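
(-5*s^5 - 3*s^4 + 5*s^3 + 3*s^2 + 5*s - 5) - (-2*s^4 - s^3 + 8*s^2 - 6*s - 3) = -5*s^5 - s^4 + 6*s^3 - 5*s^2 + 11*s - 2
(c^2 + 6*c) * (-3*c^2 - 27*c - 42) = -3*c^4 - 45*c^3 - 204*c^2 - 252*c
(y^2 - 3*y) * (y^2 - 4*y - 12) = y^4 - 7*y^3 + 36*y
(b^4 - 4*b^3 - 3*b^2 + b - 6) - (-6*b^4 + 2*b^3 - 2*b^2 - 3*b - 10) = 7*b^4 - 6*b^3 - b^2 + 4*b + 4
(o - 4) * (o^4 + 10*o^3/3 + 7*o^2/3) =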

_ _ _ _ _ _ _

Nothing but the lines from the one holding "(y^2 - 3*y) * (y^2" through the end of the listing above should appear, each exactly as given.

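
(y^2 - 3*y) * (y^2 - 4*y - 12) = y^4 - 7*y^3 + 36*y
(b^4 - 4*b^3 - 3*b^2 + b - 6) - (-6*b^4 + 2*b^3 - 2*b^2 - 3*b - 10) = 7*b^4 - 6*b^3 - b^2 + 4*b + 4
(o - 4) * (o^4 + 10*o^3/3 + 7*o^2/3) =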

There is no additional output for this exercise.